#### What is expected:
Please give the data again in full, exactly as provided.

#### Supplied entries:
---

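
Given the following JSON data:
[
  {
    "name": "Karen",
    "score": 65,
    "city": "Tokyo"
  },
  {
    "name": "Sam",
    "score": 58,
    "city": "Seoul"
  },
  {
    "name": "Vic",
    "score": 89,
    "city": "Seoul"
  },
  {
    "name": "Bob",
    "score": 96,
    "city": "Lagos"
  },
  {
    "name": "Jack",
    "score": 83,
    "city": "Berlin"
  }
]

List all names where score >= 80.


Filtering records where score >= 80:
  Karen (score=65) -> no
  Sam (score=58) -> no
  Vic (score=89) -> YES
  Bob (score=96) -> YES
  Jack (score=83) -> YES


ANSWER: Vic, Bob, Jack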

---

#### Task response:
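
Given the following JSON data:
[
  {
    "name": "Karen",
    "score": 65,
    "city": "Tokyo"
  },
  {
    "name": "Sam",
    "score": 58,
    "city": "Seoul"
  },
  {
    "name": "Vic",
    "score": 89,
    "city": "Seoul"
  },
  {
    "name": "Bob",
    "score": 96,
    "city": "Lagos"
  },
  {
    "name": "Jack",
    "score": 83,
    "city": "Berlin"
  }
]

List all names where score >= 80.


Filtering records where score >= 80:
  Karen (score=65) -> no
  Sam (score=58) -> no
  Vic (score=89) -> YES
  Bob (score=96) -> YES
  Jack (score=83) -> YES


ANSWER: Vic, Bob, Jack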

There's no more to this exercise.